> [Prompt]: Please write out all the data exactly as shown.

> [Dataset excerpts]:
------------------------------------------------------------

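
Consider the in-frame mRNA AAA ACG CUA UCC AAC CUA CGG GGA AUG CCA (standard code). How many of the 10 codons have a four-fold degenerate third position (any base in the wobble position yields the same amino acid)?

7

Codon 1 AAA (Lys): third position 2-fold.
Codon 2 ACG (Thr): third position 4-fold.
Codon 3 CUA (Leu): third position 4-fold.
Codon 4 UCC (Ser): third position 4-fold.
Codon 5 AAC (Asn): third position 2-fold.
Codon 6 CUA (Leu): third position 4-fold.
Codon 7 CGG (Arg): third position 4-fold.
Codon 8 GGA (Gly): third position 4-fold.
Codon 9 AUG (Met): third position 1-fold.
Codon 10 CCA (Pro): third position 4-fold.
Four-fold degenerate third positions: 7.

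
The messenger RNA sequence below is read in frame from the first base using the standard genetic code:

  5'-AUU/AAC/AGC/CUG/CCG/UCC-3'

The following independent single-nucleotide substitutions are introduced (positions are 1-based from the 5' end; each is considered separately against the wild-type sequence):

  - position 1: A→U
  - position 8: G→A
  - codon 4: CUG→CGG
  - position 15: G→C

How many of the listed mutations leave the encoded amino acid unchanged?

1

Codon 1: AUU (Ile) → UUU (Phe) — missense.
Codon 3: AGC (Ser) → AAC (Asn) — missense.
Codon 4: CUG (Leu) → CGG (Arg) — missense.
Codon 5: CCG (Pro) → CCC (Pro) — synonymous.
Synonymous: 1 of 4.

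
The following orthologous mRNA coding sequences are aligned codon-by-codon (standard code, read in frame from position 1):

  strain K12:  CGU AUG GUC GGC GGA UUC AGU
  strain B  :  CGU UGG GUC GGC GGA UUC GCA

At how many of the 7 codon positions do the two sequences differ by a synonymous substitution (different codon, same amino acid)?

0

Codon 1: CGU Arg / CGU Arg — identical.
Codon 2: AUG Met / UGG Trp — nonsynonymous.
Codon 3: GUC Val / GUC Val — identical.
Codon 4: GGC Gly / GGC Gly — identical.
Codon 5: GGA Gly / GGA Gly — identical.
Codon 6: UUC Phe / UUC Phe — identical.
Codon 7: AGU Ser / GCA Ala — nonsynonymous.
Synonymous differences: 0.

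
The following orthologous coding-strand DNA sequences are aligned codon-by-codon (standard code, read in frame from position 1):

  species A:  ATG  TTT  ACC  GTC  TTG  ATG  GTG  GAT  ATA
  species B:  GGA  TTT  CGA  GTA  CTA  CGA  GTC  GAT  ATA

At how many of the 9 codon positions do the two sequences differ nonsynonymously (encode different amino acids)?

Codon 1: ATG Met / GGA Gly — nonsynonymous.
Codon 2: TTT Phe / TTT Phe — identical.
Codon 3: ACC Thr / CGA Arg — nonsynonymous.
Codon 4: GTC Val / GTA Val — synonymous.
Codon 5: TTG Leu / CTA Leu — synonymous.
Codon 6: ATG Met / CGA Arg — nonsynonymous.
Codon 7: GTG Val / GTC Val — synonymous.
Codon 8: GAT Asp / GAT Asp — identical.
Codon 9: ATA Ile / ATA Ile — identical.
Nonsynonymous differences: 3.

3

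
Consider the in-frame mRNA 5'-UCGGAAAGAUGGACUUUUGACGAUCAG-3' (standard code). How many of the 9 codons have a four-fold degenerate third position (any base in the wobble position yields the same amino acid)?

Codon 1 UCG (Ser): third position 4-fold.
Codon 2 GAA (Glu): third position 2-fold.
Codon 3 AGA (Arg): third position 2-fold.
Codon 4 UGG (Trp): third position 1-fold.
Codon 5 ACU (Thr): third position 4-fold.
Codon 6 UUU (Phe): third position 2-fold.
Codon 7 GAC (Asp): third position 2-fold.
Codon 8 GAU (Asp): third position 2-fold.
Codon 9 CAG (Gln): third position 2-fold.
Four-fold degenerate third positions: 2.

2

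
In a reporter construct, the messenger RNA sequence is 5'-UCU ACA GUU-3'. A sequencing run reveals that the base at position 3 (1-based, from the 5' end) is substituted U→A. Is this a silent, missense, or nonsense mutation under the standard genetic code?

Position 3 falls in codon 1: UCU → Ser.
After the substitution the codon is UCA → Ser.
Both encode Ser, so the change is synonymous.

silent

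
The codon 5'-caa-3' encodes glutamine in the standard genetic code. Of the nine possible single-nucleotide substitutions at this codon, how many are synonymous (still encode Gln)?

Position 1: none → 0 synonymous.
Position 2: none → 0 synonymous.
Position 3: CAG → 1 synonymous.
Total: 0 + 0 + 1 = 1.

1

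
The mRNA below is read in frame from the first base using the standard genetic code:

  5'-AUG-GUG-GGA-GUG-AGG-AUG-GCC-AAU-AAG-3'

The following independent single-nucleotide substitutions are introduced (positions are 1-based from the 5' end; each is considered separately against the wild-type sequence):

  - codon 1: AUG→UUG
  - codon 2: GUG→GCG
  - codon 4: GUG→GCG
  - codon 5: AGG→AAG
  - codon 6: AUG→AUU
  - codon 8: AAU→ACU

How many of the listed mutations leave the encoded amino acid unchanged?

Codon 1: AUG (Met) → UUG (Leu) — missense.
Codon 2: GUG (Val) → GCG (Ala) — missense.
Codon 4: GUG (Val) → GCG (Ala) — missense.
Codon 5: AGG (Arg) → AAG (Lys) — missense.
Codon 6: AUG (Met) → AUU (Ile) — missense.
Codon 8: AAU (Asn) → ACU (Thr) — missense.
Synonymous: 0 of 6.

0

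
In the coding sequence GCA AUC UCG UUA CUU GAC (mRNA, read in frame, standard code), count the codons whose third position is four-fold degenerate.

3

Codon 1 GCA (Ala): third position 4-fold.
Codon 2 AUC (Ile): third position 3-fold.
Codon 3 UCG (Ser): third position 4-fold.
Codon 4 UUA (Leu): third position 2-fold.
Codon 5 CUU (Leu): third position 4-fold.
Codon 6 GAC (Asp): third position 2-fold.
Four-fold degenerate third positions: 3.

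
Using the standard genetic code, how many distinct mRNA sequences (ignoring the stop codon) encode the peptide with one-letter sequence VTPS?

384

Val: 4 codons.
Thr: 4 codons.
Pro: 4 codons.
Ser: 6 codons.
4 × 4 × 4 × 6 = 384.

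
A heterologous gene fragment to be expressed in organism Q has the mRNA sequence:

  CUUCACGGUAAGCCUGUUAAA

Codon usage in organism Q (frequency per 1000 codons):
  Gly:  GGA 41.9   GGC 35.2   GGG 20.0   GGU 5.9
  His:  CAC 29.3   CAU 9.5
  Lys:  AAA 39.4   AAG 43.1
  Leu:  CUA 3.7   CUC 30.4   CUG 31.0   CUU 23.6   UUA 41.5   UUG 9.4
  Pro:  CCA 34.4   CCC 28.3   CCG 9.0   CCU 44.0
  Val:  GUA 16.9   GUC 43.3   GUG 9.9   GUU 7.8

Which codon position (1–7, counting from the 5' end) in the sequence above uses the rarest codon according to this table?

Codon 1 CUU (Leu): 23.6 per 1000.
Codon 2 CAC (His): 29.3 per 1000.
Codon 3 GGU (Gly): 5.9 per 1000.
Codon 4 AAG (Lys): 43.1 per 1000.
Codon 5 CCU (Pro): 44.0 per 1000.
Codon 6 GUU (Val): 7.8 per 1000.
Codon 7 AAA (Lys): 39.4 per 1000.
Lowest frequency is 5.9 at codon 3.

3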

------------------------------------------------------------

> [Expected answer]:
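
Consider the in-frame mRNA AAA ACG CUA UCC AAC CUA CGG GGA AUG CCA (standard code). How many of the 10 codons have a four-fold degenerate third position (any base in the wobble position yields the same amino acid)?

7

Codon 1 AAA (Lys): third position 2-fold.
Codon 2 ACG (Thr): third position 4-fold.
Codon 3 CUA (Leu): third position 4-fold.
Codon 4 UCC (Ser): third position 4-fold.
Codon 5 AAC (Asn): third position 2-fold.
Codon 6 CUA (Leu): third position 4-fold.
Codon 7 CGG (Arg): third position 4-fold.
Codon 8 GGA (Gly): third position 4-fold.
Codon 9 AUG (Met): third position 1-fold.
Codon 10 CCA (Pro): third position 4-fold.
Four-fold degenerate third positions: 7.

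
The messenger RNA sequence below is read in frame from the first base using the standard genetic code:

  5'-AUU/AAC/AGC/CUG/CCG/UCC-3'

The following independent single-nucleotide substitutions are introduced (positions are 1-based from the 5' end; each is considered separately against the wild-type sequence):

  - position 1: A→U
  - position 8: G→A
  - codon 4: CUG→CGG
  - position 15: G→C

How many of the listed mutations leave the encoded amino acid unchanged?

1

Codon 1: AUU (Ile) → UUU (Phe) — missense.
Codon 3: AGC (Ser) → AAC (Asn) — missense.
Codon 4: CUG (Leu) → CGG (Arg) — missense.
Codon 5: CCG (Pro) → CCC (Pro) — synonymous.
Synonymous: 1 of 4.

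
The following orthologous mRNA coding sequences are aligned codon-by-codon (standard code, read in frame from position 1):

  strain K12:  CGU AUG GUC GGC GGA UUC AGU
  strain B  :  CGU UGG GUC GGC GGA UUC GCA

At how many of the 7 codon positions do the two sequences differ by a synonymous substitution (different codon, same amino acid)?

0

Codon 1: CGU Arg / CGU Arg — identical.
Codon 2: AUG Met / UGG Trp — nonsynonymous.
Codon 3: GUC Val / GUC Val — identical.
Codon 4: GGC Gly / GGC Gly — identical.
Codon 5: GGA Gly / GGA Gly — identical.
Codon 6: UUC Phe / UUC Phe — identical.
Codon 7: AGU Ser / GCA Ala — nonsynonymous.
Synonymous differences: 0.

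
The following orthologous coding-strand DNA sequences are aligned codon-by-codon (standard code, read in frame from position 1):

  species A:  ATG  TTT  ACC  GTC  TTG  ATG  GTG  GAT  ATA
  species B:  GGA  TTT  CGA  GTA  CTA  CGA  GTC  GAT  ATA

At how many of the 9 codon positions do the two sequences differ nonsynonymously (encode different amino acids)?

Codon 1: ATG Met / GGA Gly — nonsynonymous.
Codon 2: TTT Phe / TTT Phe — identical.
Codon 3: ACC Thr / CGA Arg — nonsynonymous.
Codon 4: GTC Val / GTA Val — synonymous.
Codon 5: TTG Leu / CTA Leu — synonymous.
Codon 6: ATG Met / CGA Arg — nonsynonymous.
Codon 7: GTG Val / GTC Val — synonymous.
Codon 8: GAT Asp / GAT Asp — identical.
Codon 9: ATA Ile / ATA Ile — identical.
Nonsynonymous differences: 3.

3

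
Consider the in-frame mRNA 5'-UCGGAAAGAUGGACUUUUGACGAUCAG-3' (standard code). How many of the 9 codons have a four-fold degenerate third position (any base in the wobble position yields the same amino acid)?

Codon 1 UCG (Ser): third position 4-fold.
Codon 2 GAA (Glu): third position 2-fold.
Codon 3 AGA (Arg): third position 2-fold.
Codon 4 UGG (Trp): third position 1-fold.
Codon 5 ACU (Thr): third position 4-fold.
Codon 6 UUU (Phe): third position 2-fold.
Codon 7 GAC (Asp): third position 2-fold.
Codon 8 GAU (Asp): third position 2-fold.
Codon 9 CAG (Gln): third position 2-fold.
Four-fold degenerate third positions: 2.

2

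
In a reporter construct, the messenger RNA sequence is 5'-UCU ACA GUU-3'. A sequencing run reveals that the base at position 3 (1-based, from the 5' end) is substituted U→A. Is this a silent, missense, or nonsense mutation under the standard genetic code?

Position 3 falls in codon 1: UCU → Ser.
After the substitution the codon is UCA → Ser.
Both encode Ser, so the change is synonymous.

silent

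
The codon 5'-caa-3' encodes glutamine in the standard genetic code. Of the nine possible single-nucleotide substitutions at this codon, how many are synonymous (still encode Gln)?

Position 1: none → 0 synonymous.
Position 2: none → 0 synonymous.
Position 3: CAG → 1 synonymous.
Total: 0 + 0 + 1 = 1.

1

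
The mRNA below is read in frame from the first base using the standard genetic code:

  5'-AUG-GUG-GGA-GUG-AGG-AUG-GCC-AAU-AAG-3'

The following independent single-nucleotide substitutions are introduced (positions are 1-based from the 5' end; each is considered separately against the wild-type sequence):

  - codon 1: AUG→UUG
  - codon 2: GUG→GCG
  - codon 4: GUG→GCG
  - codon 5: AGG→AAG
  - codon 6: AUG→AUU
  - codon 8: AAU→ACU

How many of the listed mutations leave the encoded amino acid unchanged?

Codon 1: AUG (Met) → UUG (Leu) — missense.
Codon 2: GUG (Val) → GCG (Ala) — missense.
Codon 4: GUG (Val) → GCG (Ala) — missense.
Codon 5: AGG (Arg) → AAG (Lys) — missense.
Codon 6: AUG (Met) → AUU (Ile) — missense.
Codon 8: AAU (Asn) → ACU (Thr) — missense.
Synonymous: 0 of 6.

0

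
In the coding sequence GCA AUC UCG UUA CUU GAC (mRNA, read in frame, standard code), count the codons whose third position is four-fold degenerate.

3

Codon 1 GCA (Ala): third position 4-fold.
Codon 2 AUC (Ile): third position 3-fold.
Codon 3 UCG (Ser): third position 4-fold.
Codon 4 UUA (Leu): third position 2-fold.
Codon 5 CUU (Leu): third position 4-fold.
Codon 6 GAC (Asp): third position 2-fold.
Four-fold degenerate third positions: 3.

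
Using the standard genetic code, how many distinct mRNA sequences (ignoring the stop codon) encode the peptide with one-letter sequence VTPS?

384

Val: 4 codons.
Thr: 4 codons.
Pro: 4 codons.
Ser: 6 codons.
4 × 4 × 4 × 6 = 384.

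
A heterologous gene fragment to be expressed in organism Q has the mRNA sequence:

  CUUCACGGUAAGCCUGUUAAA

Codon usage in organism Q (frequency per 1000 codons):
  Gly:  GGA 41.9   GGC 35.2   GGG 20.0   GGU 5.9
  His:  CAC 29.3   CAU 9.5
  Lys:  AAA 39.4   AAG 43.1
  Leu:  CUA 3.7   CUC 30.4   CUG 31.0   CUU 23.6   UUA 41.5   UUG 9.4
  Pro:  CCA 34.4   CCC 28.3   CCG 9.0   CCU 44.0
  Val:  GUA 16.9   GUC 43.3   GUG 9.9   GUU 7.8

Which codon position (1–7, counting from the 5' end) in the sequence above uses the rarest codon according to this table?

Codon 1 CUU (Leu): 23.6 per 1000.
Codon 2 CAC (His): 29.3 per 1000.
Codon 3 GGU (Gly): 5.9 per 1000.
Codon 4 AAG (Lys): 43.1 per 1000.
Codon 5 CCU (Pro): 44.0 per 1000.
Codon 6 GUU (Val): 7.8 per 1000.
Codon 7 AAA (Lys): 39.4 per 1000.
Lowest frequency is 5.9 at codon 3.

3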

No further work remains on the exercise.